Start of EXERCISE DATA
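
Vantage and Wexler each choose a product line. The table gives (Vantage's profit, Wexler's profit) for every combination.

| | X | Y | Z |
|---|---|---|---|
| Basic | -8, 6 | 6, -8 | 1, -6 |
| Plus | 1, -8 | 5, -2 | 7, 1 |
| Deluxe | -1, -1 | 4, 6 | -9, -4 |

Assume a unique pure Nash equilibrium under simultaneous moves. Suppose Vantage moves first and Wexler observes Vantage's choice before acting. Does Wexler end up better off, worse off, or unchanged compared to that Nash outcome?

unchanged

Solve by backward induction (Vantage leads).
- Basic: BR = X, leader payoff -8.
- Plus: BR = Z, leader payoff 7.
- Deluxe: BR = Y, leader payoff 4.
Maximizing over -8, 7, 4, Vantage chooses Plus. Subgame-perfect outcome: (Plus, Z) with payoffs (7, 1).
Under simultaneous play:
Vantage's best replies: X→Plus; Y→Basic; Z→Plus.
Wexler's best replies: Basic→X; Plus→Z; Deluxe→Y.
Only (Plus, Z) has each player best-responding; Nash payoffs (7, 1).
Wexler earns 1 sequentially versus 1 at the Nash outcome: unchanged.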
End of EXERCISE DATA
*TO DO:* Can you reproduce all the material exactly?

*PROBLEM SOLUTION:*
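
Vantage and Wexler each choose a product line. The table gives (Vantage's profit, Wexler's profit) for every combination.

| | X | Y | Z |
|---|---|---|---|
| Basic | -8, 6 | 6, -8 | 1, -6 |
| Plus | 1, -8 | 5, -2 | 7, 1 |
| Deluxe | -1, -1 | 4, 6 | -9, -4 |

Assume a unique pure Nash equilibrium under simultaneous moves. Suppose Vantage moves first and Wexler observes Vantage's choice before acting. Does Wexler end up better off, worse off, or unchanged compared to that Nash outcome?

unchanged

Solve by backward induction (Vantage leads).
- Basic: BR = X, leader payoff -8.
- Plus: BR = Z, leader payoff 7.
- Deluxe: BR = Y, leader payoff 4.
Maximizing over -8, 7, 4, Vantage chooses Plus. Subgame-perfect outcome: (Plus, Z) with payoffs (7, 1).
Under simultaneous play:
Vantage's best replies: X→Plus; Y→Basic; Z→Plus.
Wexler's best replies: Basic→X; Plus→Z; Deluxe→Y.
Only (Plus, Z) has each player best-responding; Nash payoffs (7, 1).
Wexler earns 1 sequentially versus 1 at the Nash outcome: unchanged.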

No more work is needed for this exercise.